Start of Dataset extract
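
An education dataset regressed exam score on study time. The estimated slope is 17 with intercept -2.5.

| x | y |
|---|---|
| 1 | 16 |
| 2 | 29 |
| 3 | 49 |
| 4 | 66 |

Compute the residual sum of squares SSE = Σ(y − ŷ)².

SSE = 9

x=1: ŷ = -2.5 + 17·1 = 14.5; r = 16 − 14.5 = 1.5
x=2: ŷ = -2.5 + 17·2 = 31.5; r = 29 − 31.5 = -2.5
x=3: ŷ = -2.5 + 17·3 = 48.5; r = 49 − 48.5 = 0.5
x=4: ŷ = -2.5 + 17·4 = 65.5; r = 66 − 65.5 = 0.5
SSE = 2.25 + 6.25 + 0.25 + 0.25 = 9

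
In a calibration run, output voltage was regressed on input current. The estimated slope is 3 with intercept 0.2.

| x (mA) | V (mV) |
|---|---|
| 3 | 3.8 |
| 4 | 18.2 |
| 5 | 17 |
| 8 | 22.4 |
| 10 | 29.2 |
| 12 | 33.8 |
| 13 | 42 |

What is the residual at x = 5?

e = 1.8

V̂ = 0.2 + 3·5 = 15.2
e = 17 − 15.2 = 1.8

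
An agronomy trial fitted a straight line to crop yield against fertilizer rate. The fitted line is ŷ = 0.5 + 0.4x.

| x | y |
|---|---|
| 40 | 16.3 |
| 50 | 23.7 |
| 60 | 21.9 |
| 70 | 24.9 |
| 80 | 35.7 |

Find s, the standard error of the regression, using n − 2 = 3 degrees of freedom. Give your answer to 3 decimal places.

s = 3.662

x=40: ŷ = 0.5 + 0.4·40 = 16.5; e = 16.3 − 16.5 = -0.2
x=50: ŷ = 0.5 + 0.4·50 = 20.5; e = 23.7 − 20.5 = 3.2
x=60: ŷ = 0.5 + 0.4·60 = 24.5; e = 21.9 − 24.5 = -2.6
x=70: ŷ = 0.5 + 0.4·70 = 28.5; e = 24.9 − 28.5 = -3.6
x=80: ŷ = 0.5 + 0.4·80 = 32.5; e = 35.7 − 32.5 = 3.2
SSE = 0.04 + 10.24 + 6.76 + 12.96 + 10.24 = 40.24
s = √(40.24/3) = √13.4133 ≈ 3.662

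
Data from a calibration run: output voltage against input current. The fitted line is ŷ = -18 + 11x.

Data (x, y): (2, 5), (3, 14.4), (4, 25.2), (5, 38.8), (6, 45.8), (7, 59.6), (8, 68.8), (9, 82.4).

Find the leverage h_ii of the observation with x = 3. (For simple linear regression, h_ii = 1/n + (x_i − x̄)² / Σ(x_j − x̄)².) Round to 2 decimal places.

h = 0.27

x̄ = (2 + 3 + 4 + 5 + 6 + 7 + 8 + 9)/8 = 5.5
Σ(x − x̄)² = 12.25 + 6.25 + 2.25 + 0.25 + 0.25 + 2.25 + 6.25 + 12.25 = 42
h = 1/8 + (-2.5)²/42 = 0.125 + 0.14881 = 0.27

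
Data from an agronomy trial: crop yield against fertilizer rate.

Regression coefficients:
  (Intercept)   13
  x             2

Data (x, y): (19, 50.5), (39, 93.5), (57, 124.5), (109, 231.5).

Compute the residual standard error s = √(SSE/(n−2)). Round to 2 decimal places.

s = 2.55

x=19: ŷ = 13 + 2·19 = 51; r = 50.5 − 51 = -0.5
x=39: ŷ = 13 + 2·39 = 91; r = 93.5 − 91 = 2.5
x=57: ŷ = 13 + 2·57 = 127; r = 124.5 − 127 = -2.5
x=109: ŷ = 13 + 2·109 = 231; r = 231.5 − 231 = 0.5
SSE = 0.25 + 6.25 + 6.25 + 0.25 = 13
s = √(13/2) = √6.5 ≈ 2.55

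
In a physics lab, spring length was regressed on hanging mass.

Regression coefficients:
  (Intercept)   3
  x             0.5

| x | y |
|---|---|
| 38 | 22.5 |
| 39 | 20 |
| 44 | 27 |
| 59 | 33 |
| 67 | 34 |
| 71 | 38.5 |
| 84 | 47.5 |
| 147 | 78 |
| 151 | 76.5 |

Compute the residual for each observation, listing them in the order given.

x=38: ŷ = 3 + 0.5·38 = 22; e = 22.5 − 22 = 0.5
x=39: ŷ = 3 + 0.5·39 = 22.5; e = 20 − 22.5 = -2.5
x=44: ŷ = 3 + 0.5·44 = 25; e = 27 − 25 = 2
x=59: ŷ = 3 + 0.5·59 = 32.5; e = 33 − 32.5 = 0.5
x=67: ŷ = 3 + 0.5·67 = 36.5; e = 34 − 36.5 = -2.5
x=71: ŷ = 3 + 0.5·71 = 38.5; e = 38.5 − 38.5 = 0
x=84: ŷ = 3 + 0.5·84 = 45; e = 47.5 − 45 = 2.5
x=147: ŷ = 3 + 0.5·147 = 76.5; e = 78 − 76.5 = 1.5
x=151: ŷ = 3 + 0.5·151 = 78.5; e = 76.5 − 78.5 = -2

0.5, -2.5, 2, 0.5, -2.5, 0, 2.5, 1.5, -2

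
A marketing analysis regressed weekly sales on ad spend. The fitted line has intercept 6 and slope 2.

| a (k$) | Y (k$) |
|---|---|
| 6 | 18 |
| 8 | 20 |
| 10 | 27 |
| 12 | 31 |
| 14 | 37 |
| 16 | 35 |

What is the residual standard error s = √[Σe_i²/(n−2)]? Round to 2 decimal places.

a=6: Ŷ = 6 + 2·6 = 18; e = 18 − 18 = 0
a=8: Ŷ = 6 + 2·8 = 22; e = 20 − 22 = -2
a=10: Ŷ = 6 + 2·10 = 26; e = 27 − 26 = 1
a=12: Ŷ = 6 + 2·12 = 30; e = 31 − 30 = 1
a=14: Ŷ = 6 + 2·14 = 34; e = 37 − 34 = 3
a=16: Ŷ = 6 + 2·16 = 38; e = 35 − 38 = -3
SSE = 0 + 4 + 1 + 1 + 9 + 9 = 24
s = √(24/4) = √6 ≈ 2.45

s = 2.45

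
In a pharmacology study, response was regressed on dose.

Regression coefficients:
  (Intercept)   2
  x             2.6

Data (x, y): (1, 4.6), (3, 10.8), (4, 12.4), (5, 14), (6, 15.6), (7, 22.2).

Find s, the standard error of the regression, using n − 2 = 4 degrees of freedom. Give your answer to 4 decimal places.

x=1: ŷ = 2 + 2.6·1 = 4.6; r = 4.6 − 4.6 = 0
x=3: ŷ = 2 + 2.6·3 = 9.8; r = 10.8 − 9.8 = 1
x=4: ŷ = 2 + 2.6·4 = 12.4; r = 12.4 − 12.4 = 0
x=5: ŷ = 2 + 2.6·5 = 15; r = 14 − 15 = -1
x=6: ŷ = 2 + 2.6·6 = 17.6; r = 15.6 − 17.6 = -2
x=7: ŷ = 2 + 2.6·7 = 20.2; r = 22.2 − 20.2 = 2
SSE = 0 + 1 + 0 + 1 + 4 + 4 = 10
s = √(10/4) = √2.5 ≈ 1.5811

s = 1.5811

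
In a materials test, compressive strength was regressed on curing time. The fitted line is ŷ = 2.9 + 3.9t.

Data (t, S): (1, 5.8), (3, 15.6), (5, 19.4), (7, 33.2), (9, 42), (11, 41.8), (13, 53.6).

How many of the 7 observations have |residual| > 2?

4

t=1: ŷ = 2.9 + 3.9·1 = 6.8; e = 5.8 − 6.8 = -1
t=3: ŷ = 2.9 + 3.9·3 = 14.6; e = 15.6 − 14.6 = 1
t=5: ŷ = 2.9 + 3.9·5 = 22.4; e = 19.4 − 22.4 = -3
t=7: ŷ = 2.9 + 3.9·7 = 30.2; e = 33.2 − 30.2 = 3
t=9: ŷ = 2.9 + 3.9·9 = 38; e = 42 − 38 = 4
t=11: ŷ = 2.9 + 3.9·11 = 45.8; e = 41.8 − 45.8 = -4
t=13: ŷ = 2.9 + 3.9·13 = 53.6; e = 53.6 − 53.6 = 0
|e| > 2: t=5 (|e|=3), t=7 (|e|=3), t=9 (|e|=4), t=11 (|e|=4) → 4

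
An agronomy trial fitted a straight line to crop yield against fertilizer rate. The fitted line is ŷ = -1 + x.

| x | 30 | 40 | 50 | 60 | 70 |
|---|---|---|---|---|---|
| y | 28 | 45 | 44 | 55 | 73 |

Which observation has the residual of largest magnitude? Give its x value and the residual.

x = 40, e = 6

x=30: ŷ = -1 + 30 = 29; e = 28 − 29 = -1
x=40: ŷ = -1 + 40 = 39; e = 45 − 39 = 6
x=50: ŷ = -1 + 50 = 49; e = 44 − 49 = -5
x=60: ŷ = -1 + 60 = 59; e = 55 − 59 = -4
x=70: ŷ = -1 + 70 = 69; e = 73 − 69 = 4
Largest |e| is 6 at x = 40, residual 6.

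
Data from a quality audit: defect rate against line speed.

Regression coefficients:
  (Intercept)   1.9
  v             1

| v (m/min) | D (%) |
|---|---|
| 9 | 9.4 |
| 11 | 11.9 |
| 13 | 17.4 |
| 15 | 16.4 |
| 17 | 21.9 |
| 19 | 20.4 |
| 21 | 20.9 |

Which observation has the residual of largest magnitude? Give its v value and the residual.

v = 17, e = 3

v=9: D̂ = 1.9 + 9 = 10.9; e = 9.4 − 10.9 = -1.5
v=11: D̂ = 1.9 + 11 = 12.9; e = 11.9 − 12.9 = -1
v=13: D̂ = 1.9 + 13 = 14.9; e = 17.4 − 14.9 = 2.5
v=15: D̂ = 1.9 + 15 = 16.9; e = 16.4 − 16.9 = -0.5
v=17: D̂ = 1.9 + 17 = 18.9; e = 21.9 − 18.9 = 3
v=19: D̂ = 1.9 + 19 = 20.9; e = 20.4 − 20.9 = -0.5
v=21: D̂ = 1.9 + 21 = 22.9; e = 20.9 − 22.9 = -2
Largest |e| is 3 at v = 17, residual 3.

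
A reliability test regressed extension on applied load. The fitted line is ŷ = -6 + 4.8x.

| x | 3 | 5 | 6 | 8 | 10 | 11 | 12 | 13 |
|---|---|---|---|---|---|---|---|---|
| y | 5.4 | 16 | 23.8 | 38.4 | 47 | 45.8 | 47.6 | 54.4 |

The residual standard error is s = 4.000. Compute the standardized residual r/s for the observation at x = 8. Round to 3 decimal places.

1.500

ŷ = -6 + 4.8·8 = 32.4
r = 38.4 − 32.4 = 6
r/s = 6 / 4.000 = 1.500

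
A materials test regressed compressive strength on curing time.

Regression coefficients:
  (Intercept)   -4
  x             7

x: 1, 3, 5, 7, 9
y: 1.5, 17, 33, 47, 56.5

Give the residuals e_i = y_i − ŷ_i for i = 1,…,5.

-1.5, 0, 2, 2, -2.5

x=1: ŷ = -4 + 7·1 = 3; e = 1.5 − 3 = -1.5
x=3: ŷ = -4 + 7·3 = 17; e = 17 − 17 = 0
x=5: ŷ = -4 + 7·5 = 31; e = 33 − 31 = 2
x=7: ŷ = -4 + 7·7 = 45; e = 47 − 45 = 2
x=9: ŷ = -4 + 7·9 = 59; e = 56.5 − 59 = -2.5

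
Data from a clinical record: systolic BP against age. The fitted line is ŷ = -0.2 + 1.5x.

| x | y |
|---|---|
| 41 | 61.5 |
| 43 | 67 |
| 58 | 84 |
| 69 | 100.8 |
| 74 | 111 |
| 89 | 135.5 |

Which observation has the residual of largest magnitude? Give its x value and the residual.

x = 58, r = -2.8

x=41: ŷ = -0.2 + 1.5·41 = 61.3; r = 61.5 − 61.3 = 0.2
x=43: ŷ = -0.2 + 1.5·43 = 64.3; r = 67 − 64.3 = 2.7
x=58: ŷ = -0.2 + 1.5·58 = 86.8; r = 84 − 86.8 = -2.8
x=69: ŷ = -0.2 + 1.5·69 = 103.3; r = 100.8 − 103.3 = -2.5
x=74: ŷ = -0.2 + 1.5·74 = 110.8; r = 111 − 110.8 = 0.2
x=89: ŷ = -0.2 + 1.5·89 = 133.3; r = 135.5 − 133.3 = 2.2
Largest |r| is 2.8 at x = 58, residual -2.8.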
End of Dataset extract
**About this task**
The task calls for every line of the material that contains the string "against".

**Problem solution**
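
An agronomy trial fitted a straight line to crop yield against fertilizer rate. The fitted line is ŷ = 0.5 + 0.4x.
Data from a calibration run: output voltage against input current. The fitted line is ŷ = -18 + 11x.
Data from an agronomy trial: crop yield against fertilizer rate.
An agronomy trial fitted a straight line to crop yield against fertilizer rate. The fitted line is ŷ = -1 + x.
Data from a quality audit: defect rate against line speed.
Data from a clinical record: systolic BP against age. The fitted line is ŷ = -0.2 + 1.5x.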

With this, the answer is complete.